**Data extracts:**

※ ※ ※

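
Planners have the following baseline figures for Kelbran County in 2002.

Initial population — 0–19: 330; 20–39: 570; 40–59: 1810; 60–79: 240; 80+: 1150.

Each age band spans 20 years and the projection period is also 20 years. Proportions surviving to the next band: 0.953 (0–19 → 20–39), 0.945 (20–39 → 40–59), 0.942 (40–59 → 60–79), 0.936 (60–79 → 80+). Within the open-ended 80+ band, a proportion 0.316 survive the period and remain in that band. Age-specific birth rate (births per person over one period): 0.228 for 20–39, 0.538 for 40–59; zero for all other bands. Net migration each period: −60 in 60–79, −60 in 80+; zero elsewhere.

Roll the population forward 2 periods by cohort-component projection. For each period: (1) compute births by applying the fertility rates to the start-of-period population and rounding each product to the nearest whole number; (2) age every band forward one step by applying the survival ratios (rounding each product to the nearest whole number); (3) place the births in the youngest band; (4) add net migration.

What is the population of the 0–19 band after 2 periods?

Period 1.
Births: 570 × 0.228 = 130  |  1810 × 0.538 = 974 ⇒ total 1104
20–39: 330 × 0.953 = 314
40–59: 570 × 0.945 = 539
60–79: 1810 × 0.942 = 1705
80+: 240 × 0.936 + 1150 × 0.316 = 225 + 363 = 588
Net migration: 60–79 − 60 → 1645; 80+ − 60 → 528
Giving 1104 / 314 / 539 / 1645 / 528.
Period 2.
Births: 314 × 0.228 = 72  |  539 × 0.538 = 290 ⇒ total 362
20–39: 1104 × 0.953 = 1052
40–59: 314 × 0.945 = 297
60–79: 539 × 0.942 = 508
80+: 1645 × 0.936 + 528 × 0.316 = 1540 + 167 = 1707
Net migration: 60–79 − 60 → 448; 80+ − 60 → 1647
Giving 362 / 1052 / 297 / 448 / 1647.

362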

※ ※ ※

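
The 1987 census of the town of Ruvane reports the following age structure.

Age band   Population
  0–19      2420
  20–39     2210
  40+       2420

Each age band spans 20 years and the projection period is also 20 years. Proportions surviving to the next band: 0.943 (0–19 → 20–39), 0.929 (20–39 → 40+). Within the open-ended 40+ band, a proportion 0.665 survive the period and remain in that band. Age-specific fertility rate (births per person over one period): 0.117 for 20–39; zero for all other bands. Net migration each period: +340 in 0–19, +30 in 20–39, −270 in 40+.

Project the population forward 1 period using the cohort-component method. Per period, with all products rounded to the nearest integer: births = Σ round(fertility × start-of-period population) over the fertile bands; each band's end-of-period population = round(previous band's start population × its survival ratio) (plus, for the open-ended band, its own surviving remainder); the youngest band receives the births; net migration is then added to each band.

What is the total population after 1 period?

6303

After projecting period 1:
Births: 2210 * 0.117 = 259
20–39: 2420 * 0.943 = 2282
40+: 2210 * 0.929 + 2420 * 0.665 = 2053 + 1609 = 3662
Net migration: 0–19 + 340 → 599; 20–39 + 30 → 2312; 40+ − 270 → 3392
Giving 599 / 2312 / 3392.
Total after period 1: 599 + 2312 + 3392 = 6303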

※ ※ ※

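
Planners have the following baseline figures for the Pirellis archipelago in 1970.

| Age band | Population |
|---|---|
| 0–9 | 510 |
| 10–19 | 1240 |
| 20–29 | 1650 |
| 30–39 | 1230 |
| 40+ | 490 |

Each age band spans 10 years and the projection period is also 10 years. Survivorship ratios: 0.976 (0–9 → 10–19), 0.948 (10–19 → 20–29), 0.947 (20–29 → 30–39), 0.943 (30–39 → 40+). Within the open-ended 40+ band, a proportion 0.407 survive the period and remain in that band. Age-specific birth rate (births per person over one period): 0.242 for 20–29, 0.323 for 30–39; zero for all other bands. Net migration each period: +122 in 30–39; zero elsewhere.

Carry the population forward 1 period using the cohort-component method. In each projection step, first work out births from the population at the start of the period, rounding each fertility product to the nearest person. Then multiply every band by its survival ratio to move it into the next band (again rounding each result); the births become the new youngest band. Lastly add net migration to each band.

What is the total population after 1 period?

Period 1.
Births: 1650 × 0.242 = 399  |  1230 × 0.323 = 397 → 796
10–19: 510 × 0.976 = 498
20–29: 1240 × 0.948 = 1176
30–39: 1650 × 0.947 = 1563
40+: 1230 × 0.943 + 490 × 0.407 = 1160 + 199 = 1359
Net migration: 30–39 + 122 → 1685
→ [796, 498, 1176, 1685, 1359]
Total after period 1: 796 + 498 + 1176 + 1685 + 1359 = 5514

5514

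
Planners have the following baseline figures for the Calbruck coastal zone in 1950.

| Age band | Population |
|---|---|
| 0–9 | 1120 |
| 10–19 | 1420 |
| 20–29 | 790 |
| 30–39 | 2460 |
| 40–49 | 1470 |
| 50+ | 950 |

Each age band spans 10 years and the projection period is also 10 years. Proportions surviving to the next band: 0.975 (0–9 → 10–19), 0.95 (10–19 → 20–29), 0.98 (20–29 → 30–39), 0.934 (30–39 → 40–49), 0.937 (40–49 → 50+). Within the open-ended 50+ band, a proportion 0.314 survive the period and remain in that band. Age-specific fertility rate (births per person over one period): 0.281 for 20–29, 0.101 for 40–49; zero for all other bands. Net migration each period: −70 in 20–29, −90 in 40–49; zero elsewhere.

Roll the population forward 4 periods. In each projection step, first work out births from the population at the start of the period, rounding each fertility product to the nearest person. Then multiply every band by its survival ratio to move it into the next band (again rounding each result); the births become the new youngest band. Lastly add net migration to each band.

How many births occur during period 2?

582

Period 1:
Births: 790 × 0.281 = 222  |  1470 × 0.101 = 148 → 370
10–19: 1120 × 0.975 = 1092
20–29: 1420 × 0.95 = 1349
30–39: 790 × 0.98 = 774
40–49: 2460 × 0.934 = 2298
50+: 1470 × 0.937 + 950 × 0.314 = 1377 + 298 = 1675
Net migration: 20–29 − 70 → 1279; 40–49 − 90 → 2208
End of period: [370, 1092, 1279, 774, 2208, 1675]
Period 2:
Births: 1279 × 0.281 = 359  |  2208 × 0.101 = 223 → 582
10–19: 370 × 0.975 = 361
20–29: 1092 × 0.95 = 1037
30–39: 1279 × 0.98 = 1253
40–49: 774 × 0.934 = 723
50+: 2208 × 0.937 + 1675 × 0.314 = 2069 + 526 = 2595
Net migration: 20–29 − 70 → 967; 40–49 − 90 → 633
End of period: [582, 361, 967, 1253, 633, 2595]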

※ ※ ※

**Action item:** Of all the entries above, output exactly the lines between the one holding "Planners have the following baseline figures for the Pirellis" and the one holding "40+ | 490 |", inclusive.

**Answer to the exercise:**
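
Planners have the following baseline figures for the Pirellis archipelago in 1970.

| Age band | Population |
|---|---|
| 0–9 | 510 |
| 10–19 | 1240 |
| 20–29 | 1650 |
| 30–39 | 1230 |
| 40+ | 490 |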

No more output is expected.